Stored items
• • •

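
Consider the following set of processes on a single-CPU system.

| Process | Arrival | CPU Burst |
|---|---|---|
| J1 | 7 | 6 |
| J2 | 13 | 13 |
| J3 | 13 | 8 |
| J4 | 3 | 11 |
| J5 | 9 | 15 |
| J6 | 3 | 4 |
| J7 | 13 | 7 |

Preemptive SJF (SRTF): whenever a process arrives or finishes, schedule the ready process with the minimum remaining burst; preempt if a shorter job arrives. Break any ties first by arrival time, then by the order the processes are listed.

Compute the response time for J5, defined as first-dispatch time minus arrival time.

Gantt: | idle 0-3 | J6 3-7 | J1 7-13 | J7 13-20 | J3 20-28 | J4 28-39 | J2 39-52 | J5 52-67 |
Completion: J1=13  J2=52  J3=28  J4=39  J5=67  J6=7  J7=20
Response(J5) = first start − arrival = 52 − 9 = 43

43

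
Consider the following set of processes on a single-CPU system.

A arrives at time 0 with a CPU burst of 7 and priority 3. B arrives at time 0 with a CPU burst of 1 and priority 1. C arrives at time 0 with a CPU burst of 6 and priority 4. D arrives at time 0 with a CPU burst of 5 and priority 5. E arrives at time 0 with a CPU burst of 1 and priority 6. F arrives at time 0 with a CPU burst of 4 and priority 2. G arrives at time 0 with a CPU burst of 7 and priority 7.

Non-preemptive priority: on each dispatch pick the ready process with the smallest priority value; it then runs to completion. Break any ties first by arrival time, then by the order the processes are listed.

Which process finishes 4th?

C

Gantt: | B 0-1 | F 1-5 | A 5-12 | C 12-18 | D 18-23 | E 23-24 | G 24-31 |
Completion: A=12  B=1  C=18  D=23  E=24  F=5  G=31
Turnaround (C−A): A=12  B=1  C=18  D=23  E=24  F=5  G=31
Finish order: B → F → A → C → D → E → G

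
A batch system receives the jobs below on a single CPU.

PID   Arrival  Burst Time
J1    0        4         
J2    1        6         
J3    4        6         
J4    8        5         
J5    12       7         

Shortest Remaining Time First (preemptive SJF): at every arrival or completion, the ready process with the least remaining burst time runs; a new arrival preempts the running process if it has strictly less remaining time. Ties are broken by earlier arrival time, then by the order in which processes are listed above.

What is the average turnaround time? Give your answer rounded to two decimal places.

10.60

Gantt: | J1 0-4 | J2 4-10 | J4 10-15 | J3 15-21 | J5 21-28 |
Completion: J1=4  J2=10  J3=21  J4=15  J5=28
Turnaround (C−A): J1=4  J2=9  J3=17  J4=7  J5=16
Turnaround times: J1=4, J2=9, J3=17, J4=7, J5=16
Average turnaround = (4+9+17+7+16) / 5 = 53/5 = 10.60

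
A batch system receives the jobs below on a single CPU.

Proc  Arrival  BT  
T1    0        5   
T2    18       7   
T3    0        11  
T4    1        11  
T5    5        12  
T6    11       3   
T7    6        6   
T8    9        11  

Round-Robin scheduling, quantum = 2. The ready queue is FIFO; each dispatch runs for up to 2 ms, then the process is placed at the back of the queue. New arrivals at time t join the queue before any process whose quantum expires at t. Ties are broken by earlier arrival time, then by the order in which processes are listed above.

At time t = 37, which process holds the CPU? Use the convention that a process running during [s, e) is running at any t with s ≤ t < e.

Timeline: | T1 0-2 | T3 2-4 | T4 4-6 | T1 6-8 | T3 8-10 | T5 10-12 | T7 12-14 | T4 14-16 | T1 16-17 | T8 17-19 | T3 19-21 | T6 21-23 | T5 23-25 | T7 25-27 | T4 27-29 | T2 29-31 | T8 31-33 | T3 33-35 | T6 35-36 | T5 36-38 | T7 38-40 | T4 40-42 | T2 42-44 | T8 44-46 | T3 46-48 | T5 48-50 | T4 50-52 | T2 52-54 | T8 54-56 | T3 56-57 | T5 57-59 | T4 59-60 | T2 60-61 | T8 61-63 | T5 63-65 | T8 65-66 |
Completion: T1=17  T2=61  T3=57  T4=60  T5=65  T6=36  T7=40  T8=66
Turnaround (C−A): T1=17  T2=43  T3=57  T4=59  T5=60  T6=25  T7=34  T8=57

T5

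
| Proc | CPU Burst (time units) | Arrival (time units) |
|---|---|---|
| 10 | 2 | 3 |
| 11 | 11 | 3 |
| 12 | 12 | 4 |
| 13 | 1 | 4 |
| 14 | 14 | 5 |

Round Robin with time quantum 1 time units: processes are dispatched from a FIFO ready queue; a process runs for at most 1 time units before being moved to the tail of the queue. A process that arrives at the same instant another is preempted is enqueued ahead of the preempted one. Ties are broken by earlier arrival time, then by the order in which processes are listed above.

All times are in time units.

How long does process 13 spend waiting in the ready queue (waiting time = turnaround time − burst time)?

2

Gantt: | idle 0-3 | 10 3-4 | 11 4-5 | 12 5-6 | 13 6-7 | 10 7-8 | 14 8-9 | 11 9-10 | 12 10-11 | 14 11-12 | 11 12-13 | 12 13-14 | 14 14-15 | 11 15-16 | 12 16-17 | 14 17-18 | 11 18-19 | 12 19-20 | 14 20-21 | 11 21-22 | 12 22-23 | 14 23-24 | 11 24-25 | 12 25-26 | 14 26-27 | 11 27-28 | 12 28-29 | 14 29-30 | 11 30-31 | 12 31-32 | 14 32-33 | 11 33-34 | 12 34-35 | 14 35-36 | 11 36-37 | 12 37-38 | 14 38-39 | 12 39-40 | 14 40-43 |
Completion: 10=8  11=37  12=40  13=7  14=43
Turnaround (C−A): 10=5  11=34  12=36  13=3  14=38
Waiting(13) = turnaround − burst = 3 − 1 = 2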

• • •

_Your instructions:_
Write every entry out again. Leave each one exactly as it is.

_Output of the task:_
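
Consider the following set of processes on a single-CPU system.

| Process | Arrival | CPU Burst |
|---|---|---|
| J1 | 7 | 6 |
| J2 | 13 | 13 |
| J3 | 13 | 8 |
| J4 | 3 | 11 |
| J5 | 9 | 15 |
| J6 | 3 | 4 |
| J7 | 13 | 7 |

Preemptive SJF (SRTF): whenever a process arrives or finishes, schedule the ready process with the minimum remaining burst; preempt if a shorter job arrives. Break any ties first by arrival time, then by the order the processes are listed.

Compute the response time for J5, defined as first-dispatch time minus arrival time.

Gantt: | idle 0-3 | J6 3-7 | J1 7-13 | J7 13-20 | J3 20-28 | J4 28-39 | J2 39-52 | J5 52-67 |
Completion: J1=13  J2=52  J3=28  J4=39  J5=67  J6=7  J7=20
Response(J5) = first start − arrival = 52 − 9 = 43

43

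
Consider the following set of processes on a single-CPU system.

A arrives at time 0 with a CPU burst of 7 and priority 3. B arrives at time 0 with a CPU burst of 1 and priority 1. C arrives at time 0 with a CPU burst of 6 and priority 4. D arrives at time 0 with a CPU burst of 5 and priority 5. E arrives at time 0 with a CPU burst of 1 and priority 6. F arrives at time 0 with a CPU burst of 4 and priority 2. G arrives at time 0 with a CPU burst of 7 and priority 7.

Non-preemptive priority: on each dispatch pick the ready process with the smallest priority value; it then runs to completion. Break any ties first by arrival time, then by the order the processes are listed.

Which process finishes 4th?

C

Gantt: | B 0-1 | F 1-5 | A 5-12 | C 12-18 | D 18-23 | E 23-24 | G 24-31 |
Completion: A=12  B=1  C=18  D=23  E=24  F=5  G=31
Turnaround (C−A): A=12  B=1  C=18  D=23  E=24  F=5  G=31
Finish order: B → F → A → C → D → E → G

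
A batch system receives the jobs below on a single CPU.

PID   Arrival  Burst Time
J1    0        4         
J2    1        6         
J3    4        6         
J4    8        5         
J5    12       7         

Shortest Remaining Time First (preemptive SJF): at every arrival or completion, the ready process with the least remaining burst time runs; a new arrival preempts the running process if it has strictly less remaining time. Ties are broken by earlier arrival time, then by the order in which processes are listed above.

What is the average turnaround time? Give your answer rounded to two decimal places.

10.60

Gantt: | J1 0-4 | J2 4-10 | J4 10-15 | J3 15-21 | J5 21-28 |
Completion: J1=4  J2=10  J3=21  J4=15  J5=28
Turnaround (C−A): J1=4  J2=9  J3=17  J4=7  J5=16
Turnaround times: J1=4, J2=9, J3=17, J4=7, J5=16
Average turnaround = (4+9+17+7+16) / 5 = 53/5 = 10.60

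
A batch system receives the jobs below on a single CPU.

Proc  Arrival  BT  
T1    0        5   
T2    18       7   
T3    0        11  
T4    1        11  
T5    5        12  
T6    11       3   
T7    6        6   
T8    9        11  

Round-Robin scheduling, quantum = 2. The ready queue is FIFO; each dispatch runs for up to 2 ms, then the process is placed at the back of the queue. New arrivals at time t join the queue before any process whose quantum expires at t. Ties are broken by earlier arrival time, then by the order in which processes are listed above.

At time t = 37, which process holds the CPU? Use the convention that a process running during [s, e) is running at any t with s ≤ t < e.

Timeline: | T1 0-2 | T3 2-4 | T4 4-6 | T1 6-8 | T3 8-10 | T5 10-12 | T7 12-14 | T4 14-16 | T1 16-17 | T8 17-19 | T3 19-21 | T6 21-23 | T5 23-25 | T7 25-27 | T4 27-29 | T2 29-31 | T8 31-33 | T3 33-35 | T6 35-36 | T5 36-38 | T7 38-40 | T4 40-42 | T2 42-44 | T8 44-46 | T3 46-48 | T5 48-50 | T4 50-52 | T2 52-54 | T8 54-56 | T3 56-57 | T5 57-59 | T4 59-60 | T2 60-61 | T8 61-63 | T5 63-65 | T8 65-66 |
Completion: T1=17  T2=61  T3=57  T4=60  T5=65  T6=36  T7=40  T8=66
Turnaround (C−A): T1=17  T2=43  T3=57  T4=59  T5=60  T6=25  T7=34  T8=57

T5

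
| Proc | CPU Burst (time units) | Arrival (time units) |
|---|---|---|
| 10 | 2 | 3 |
| 11 | 11 | 3 |
| 12 | 12 | 4 |
| 13 | 1 | 4 |
| 14 | 14 | 5 |

Round Robin with time quantum 1 time units: processes are dispatched from a FIFO ready queue; a process runs for at most 1 time units before being moved to the tail of the queue. A process that arrives at the same instant another is preempted is enqueued ahead of the preempted one. Ties are broken by earlier arrival time, then by the order in which processes are listed above.

All times are in time units.

How long does process 13 spend waiting in the ready queue (waiting time = turnaround time − burst time)?

2

Gantt: | idle 0-3 | 10 3-4 | 11 4-5 | 12 5-6 | 13 6-7 | 10 7-8 | 14 8-9 | 11 9-10 | 12 10-11 | 14 11-12 | 11 12-13 | 12 13-14 | 14 14-15 | 11 15-16 | 12 16-17 | 14 17-18 | 11 18-19 | 12 19-20 | 14 20-21 | 11 21-22 | 12 22-23 | 14 23-24 | 11 24-25 | 12 25-26 | 14 26-27 | 11 27-28 | 12 28-29 | 14 29-30 | 11 30-31 | 12 31-32 | 14 32-33 | 11 33-34 | 12 34-35 | 14 35-36 | 11 36-37 | 12 37-38 | 14 38-39 | 12 39-40 | 14 40-43 |
Completion: 10=8  11=37  12=40  13=7  14=43
Turnaround (C−A): 10=5  11=34  12=36  13=3  14=38
Waiting(13) = turnaround − burst = 3 − 1 = 2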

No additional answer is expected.